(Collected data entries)
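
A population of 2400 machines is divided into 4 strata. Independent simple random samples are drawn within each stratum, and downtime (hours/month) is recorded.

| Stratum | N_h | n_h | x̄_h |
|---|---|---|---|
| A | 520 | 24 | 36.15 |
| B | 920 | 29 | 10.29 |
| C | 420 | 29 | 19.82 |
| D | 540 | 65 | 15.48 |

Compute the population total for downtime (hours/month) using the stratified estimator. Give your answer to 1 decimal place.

τ̂_st = Σ N_h x̄_h = 520·36.15 + 920·10.29 + 420·19.82 + 540·15.48 = 44948.4

τ̂_st ≈ 44948.4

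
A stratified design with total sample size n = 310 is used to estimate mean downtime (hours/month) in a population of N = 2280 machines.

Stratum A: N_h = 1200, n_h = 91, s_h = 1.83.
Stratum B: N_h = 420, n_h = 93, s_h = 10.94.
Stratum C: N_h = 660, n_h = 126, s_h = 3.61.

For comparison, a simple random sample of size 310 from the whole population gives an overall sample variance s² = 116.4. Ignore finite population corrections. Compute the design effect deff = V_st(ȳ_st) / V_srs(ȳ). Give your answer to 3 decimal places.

deff ≈ 0.167

V̂(ȳ_st) = Σ W_h² s_h²/n_h, with W_h = N_h/N and N = 2280:
  stratum A: (1200/2280)²·1.83²/91 = 0.0101942
  stratum B: (420/2280)²·10.94²/93 = 0.0436697
  stratum C: (660/2280)²·3.61²/126 = 0.00866687
V_st = 0.0625308
V_srs = s²/n = 116.4/310 = 0.375484
deff = V_st / V_srs = 0.0625308/0.375484 = 0.1665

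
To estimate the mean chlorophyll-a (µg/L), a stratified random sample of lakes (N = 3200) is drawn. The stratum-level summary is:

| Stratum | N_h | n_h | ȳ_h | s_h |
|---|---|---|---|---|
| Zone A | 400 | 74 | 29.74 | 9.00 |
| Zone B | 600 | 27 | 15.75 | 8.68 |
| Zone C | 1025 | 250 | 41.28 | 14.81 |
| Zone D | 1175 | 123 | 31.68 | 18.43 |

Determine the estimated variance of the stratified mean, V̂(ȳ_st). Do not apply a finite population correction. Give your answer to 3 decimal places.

V̂(ȳ_st) ≈ 0.578

V̂(ȳ_st) = Σ W_h² s_h²/n_h, with W_h = N_h/N and N = 3200:
  stratum Zone A: (400/3200)²·9.00²/74 = 0.017103
  stratum Zone B: (600/3200)²·8.68²/27 = 0.0981021
  stratum Zone C: (1025/3200)²·14.81²/250 = 0.0900156
  stratum Zone D: (1175/3200)²·18.43²/123 = 0.372324
V̂(ȳ_st) = 0.577545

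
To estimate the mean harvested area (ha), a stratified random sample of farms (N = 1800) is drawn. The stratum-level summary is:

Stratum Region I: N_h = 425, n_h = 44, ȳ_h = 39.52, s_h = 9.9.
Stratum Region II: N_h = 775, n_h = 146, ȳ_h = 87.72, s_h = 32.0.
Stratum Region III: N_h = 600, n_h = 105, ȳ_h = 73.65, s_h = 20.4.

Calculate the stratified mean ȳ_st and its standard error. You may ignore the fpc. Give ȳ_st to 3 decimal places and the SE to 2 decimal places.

ȳ_st ≈ 71.649, SE ≈ 1.37

ȳ_st = Σ W_h ȳ_h = (425·39.52 + 775·87.72 + 600·73.65)/1800 = 71.64944
V̂(ȳ_st) = Σ W_h² s_h²/n_h, with W_h = N_h/N and N = 1800:
  stratum Region I: (425/1800)²·9.9²/44 = 0.12418
  stratum Region II: (775/1800)²·32.0²/146 = 1.30019
  stratum Region III: (600/1800)²·20.4²/105 = 0.440381
V̂(ȳ_st) = 1.86475
SE(ȳ_st) = √1.86475 = 1.36556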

→ **EXERCISE GOAL**
Above are records; repeat only the lines starting at the line with "29 | 10.29 |" and ending at the line with "31.68 | 18.43 |", exactly as they appear, both included.

→ **FINAL ANSWER**
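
| B | 920 | 29 | 10.29 |
| C | 420 | 29 | 19.82 |
| D | 540 | 65 | 15.48 |

Compute the population total for downtime (hours/month) using the stratified estimator. Give your answer to 1 decimal place.

τ̂_st = Σ N_h x̄_h = 520·36.15 + 920·10.29 + 420·19.82 + 540·15.48 = 44948.4

τ̂_st ≈ 44948.4

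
A stratified design with total sample size n = 310 is used to estimate mean downtime (hours/month) in a population of N = 2280 machines.

Stratum A: N_h = 1200, n_h = 91, s_h = 1.83.
Stratum B: N_h = 420, n_h = 93, s_h = 10.94.
Stratum C: N_h = 660, n_h = 126, s_h = 3.61.

For comparison, a simple random sample of size 310 from the whole population gives an overall sample variance s² = 116.4. Ignore finite population corrections. Compute the design effect deff = V_st(ȳ_st) / V_srs(ȳ). Give your answer to 3 decimal places.

deff ≈ 0.167

V̂(ȳ_st) = Σ W_h² s_h²/n_h, with W_h = N_h/N and N = 2280:
  stratum A: (1200/2280)²·1.83²/91 = 0.0101942
  stratum B: (420/2280)²·10.94²/93 = 0.0436697
  stratum C: (660/2280)²·3.61²/126 = 0.00866687
V_st = 0.0625308
V_srs = s²/n = 116.4/310 = 0.375484
deff = V_st / V_srs = 0.0625308/0.375484 = 0.1665

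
To estimate the mean chlorophyll-a (µg/L), a stratified random sample of lakes (N = 3200) is drawn. The stratum-level summary is:

| Stratum | N_h | n_h | ȳ_h | s_h |
|---|---|---|---|---|
| Zone A | 400 | 74 | 29.74 | 9.00 |
| Zone B | 600 | 27 | 15.75 | 8.68 |
| Zone C | 1025 | 250 | 41.28 | 14.81 |
| Zone D | 1175 | 123 | 31.68 | 18.43 |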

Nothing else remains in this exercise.